# PROBLEM TO WORK ON:
An exact copy of every record is the required answer.

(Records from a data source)
******************************

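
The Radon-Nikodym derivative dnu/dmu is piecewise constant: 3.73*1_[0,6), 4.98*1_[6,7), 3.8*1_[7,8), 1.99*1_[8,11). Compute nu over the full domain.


Integrate each piece of the Radon-Nikodym derivative:
Step 1: integral_0^6 3.73 dx = 3.73*(6-0) = 3.73*6 = 22.38
Step 2: integral_6^7 4.98 dx = 4.98*(7-6) = 4.98*1 = 4.98
Step 3: integral_7^8 3.8 dx = 3.8*(8-7) = 3.8*1 = 3.8
Step 4: integral_8^11 1.99 dx = 1.99*(11-8) = 1.99*3 = 5.97
Total: 22.38 + 4.98 + 3.8 + 5.97 = 37.13


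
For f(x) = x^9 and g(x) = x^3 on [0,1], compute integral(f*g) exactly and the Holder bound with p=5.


Step 1: Exact integral of f*g = integral(x^12, 0, 1) = 1/13
     = 0.076923
Step 2: Holder bound with p=5, q=1.25:
  ||f||_p = (integral x^45 dx)^(1/5) = (1/46)^(1/5) = 0.464995
  ||g||_q = (integral x^3.75 dx)^(1/1.25) = (1/4.75)^(1/1.25) = 0.287505
Step 3: Holder bound = ||f||_p * ||g||_q = 0.464995 * 0.287505 = 0.133688
Verification: 0.076923 <= 0.133688 (Holder holds)


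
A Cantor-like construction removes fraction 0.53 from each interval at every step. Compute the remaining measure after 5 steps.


Step 1: At each step, fraction remaining = 1 - 0.53 = 0.47
Step 2: After 5 steps, measure = (0.47)^5
Step 3: Computing the power step by step:
  After step 1: 0.47
  After step 2: 0.2209
  After step 3: 0.103823
  After step 4: 0.048797
  After step 5: 0.022935
Result = 0.022935


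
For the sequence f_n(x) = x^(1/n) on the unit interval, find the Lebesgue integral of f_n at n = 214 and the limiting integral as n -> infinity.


At n = 214: f_214(x) = x^(1/214).
Step 1: integral(x^(1/214), 0, 1) = [x^(1/214+1) / (1/214+1)] from 0 to 1
     = 1 / (1/214 + 1) = 1 / ((214+1)/214) = 214/(214+1)
     = 214/215 = 0.995349
Step 2: As n -> infinity, f_n(x) = x^(1/n) -> 1 for x in (0,1], and f_n is increasing in n.
By MCT, lim_n integral(f_n) = integral(lim_n f_n) = integral(1, 0, 1) = 1.
Step 3: Verify convergence: 214/215 = 0.995349 -> 1


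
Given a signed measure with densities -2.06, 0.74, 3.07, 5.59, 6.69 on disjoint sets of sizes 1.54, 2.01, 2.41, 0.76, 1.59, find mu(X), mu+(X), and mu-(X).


Step 1: Compute signed measure on each set:
  Set 1: -2.06 * 1.54 = -3.1724
  Set 2: 0.74 * 2.01 = 1.4874
  Set 3: 3.07 * 2.41 = 7.3987
  Set 4: 5.59 * 0.76 = 4.2484
  Set 5: 6.69 * 1.59 = 10.6371
Step 2: Total signed measure = (-3.1724) + (1.4874) + (7.3987) + (4.2484) + (10.6371)
     = 20.5992
Step 3: Positive part mu+(X) = sum of positive contributions = 23.7716
Step 4: Negative part mu-(X) = |sum of negative contributions| = 3.1724


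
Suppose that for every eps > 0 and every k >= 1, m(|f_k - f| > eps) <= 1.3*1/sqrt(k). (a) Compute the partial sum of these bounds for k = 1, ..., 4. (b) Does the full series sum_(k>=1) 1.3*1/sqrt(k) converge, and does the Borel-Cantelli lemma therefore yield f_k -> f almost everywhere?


Step 1: List the terms 1.3*1/sqrt(k) for k = 1 to 4:
  k=1: 1.3
  k=2: 0.919239
  k=3: 0.750555
  k=4: 0.65
Step 2: Partial sum = 1.3 + 0.919239 + 0.750555 + 0.65
     = 3.619794
Step 3: The full series sum_(k>=1) 1.3*1/sqrt(k) diverges (p-series with p = 1/2 <= 1; a nonzero constant multiple of a divergent series diverges).
Step 4: The (first) Borel-Cantelli lemma requires a summable sequence of measures, so it does not apply here;
        from this bound alone no conclusion about a.e. convergence can be drawn (convergence in measure still
        gives an a.e.-convergent subsequence, but not a.e. convergence of the whole sequence).
Conclusion: series diverges; Borel-Cantelli is inconclusive about a.e. convergence of f_k.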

******************************

# SOLUTION TO THE EXERCISE:
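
The Radon-Nikodym derivative dnu/dmu is piecewise constant: 3.73*1_[0,6), 4.98*1_[6,7), 3.8*1_[7,8), 1.99*1_[8,11). Compute nu over the full domain.


Integrate each piece of the Radon-Nikodym derivative:
Step 1: integral_0^6 3.73 dx = 3.73*(6-0) = 3.73*6 = 22.38
Step 2: integral_6^7 4.98 dx = 4.98*(7-6) = 4.98*1 = 4.98
Step 3: integral_7^8 3.8 dx = 3.8*(8-7) = 3.8*1 = 3.8
Step 4: integral_8^11 1.99 dx = 1.99*(11-8) = 1.99*3 = 5.97
Total: 22.38 + 4.98 + 3.8 + 5.97 = 37.13


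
For f(x) = x^9 and g(x) = x^3 on [0,1], compute integral(f*g) exactly and the Holder bound with p=5.


Step 1: Exact integral of f*g = integral(x^12, 0, 1) = 1/13
     = 0.076923
Step 2: Holder bound with p=5, q=1.25:
  ||f||_p = (integral x^45 dx)^(1/5) = (1/46)^(1/5) = 0.464995
  ||g||_q = (integral x^3.75 dx)^(1/1.25) = (1/4.75)^(1/1.25) = 0.287505
Step 3: Holder bound = ||f||_p * ||g||_q = 0.464995 * 0.287505 = 0.133688
Verification: 0.076923 <= 0.133688 (Holder holds)


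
A Cantor-like construction removes fraction 0.53 from each interval at every step. Compute the remaining measure after 5 steps.


Step 1: At each step, fraction remaining = 1 - 0.53 = 0.47
Step 2: After 5 steps, measure = (0.47)^5
Step 3: Computing the power step by step:
  After step 1: 0.47
  After step 2: 0.2209
  After step 3: 0.103823
  After step 4: 0.048797
  After step 5: 0.022935
Result = 0.022935


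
For the sequence f_n(x) = x^(1/n) on the unit interval, find the Lebesgue integral of f_n at n = 214 and the limiting integral as n -> infinity.


At n = 214: f_214(x) = x^(1/214).
Step 1: integral(x^(1/214), 0, 1) = [x^(1/214+1) / (1/214+1)] from 0 to 1
     = 1 / (1/214 + 1) = 1 / ((214+1)/214) = 214/(214+1)
     = 214/215 = 0.995349
Step 2: As n -> infinity, f_n(x) = x^(1/n) -> 1 for x in (0,1], and f_n is increasing in n.
By MCT, lim_n integral(f_n) = integral(lim_n f_n) = integral(1, 0, 1) = 1.
Step 3: Verify convergence: 214/215 = 0.995349 -> 1


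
Given a signed measure with densities -2.06, 0.74, 3.07, 5.59, 6.69 on disjoint sets of sizes 1.54, 2.01, 2.41, 0.76, 1.59, find mu(X), mu+(X), and mu-(X).


Step 1: Compute signed measure on each set:
  Set 1: -2.06 * 1.54 = -3.1724
  Set 2: 0.74 * 2.01 = 1.4874
  Set 3: 3.07 * 2.41 = 7.3987
  Set 4: 5.59 * 0.76 = 4.2484
  Set 5: 6.69 * 1.59 = 10.6371
Step 2: Total signed measure = (-3.1724) + (1.4874) + (7.3987) + (4.2484) + (10.6371)
     = 20.5992
Step 3: Positive part mu+(X) = sum of positive contributions = 23.7716
Step 4: Negative part mu-(X) = |sum of negative contributions| = 3.1724


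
Suppose that for every eps > 0 and every k >= 1, m(|f_k - f| > eps) <= 1.3*1/sqrt(k). (a) Compute the partial sum of these bounds for k = 1, ..., 4. (b) Does the full series sum_(k>=1) 1.3*1/sqrt(k) converge, and does the Borel-Cantelli lemma therefore yield f_k -> f almost everywhere?


Step 1: List the terms 1.3*1/sqrt(k) for k = 1 to 4:
  k=1: 1.3
  k=2: 0.919239
  k=3: 0.750555
  k=4: 0.65
Step 2: Partial sum = 1.3 + 0.919239 + 0.750555 + 0.65
     = 3.619794
Step 3: The full series sum_(k>=1) 1.3*1/sqrt(k) diverges (p-series with p = 1/2 <= 1; a nonzero constant multiple of a divergent series diverges).
Step 4: The (first) Borel-Cantelli lemma requires a summable sequence of measures, so it does not apply here;
        from this bound alone no conclusion about a.e. convergence can be drawn (convergence in measure still
        gives an a.e.-convergent subsequence, but not a.e. convergence of the whole sequence).
Conclusion: series diverges; Borel-Cantelli is inconclusive about a.e. convergence of f_k.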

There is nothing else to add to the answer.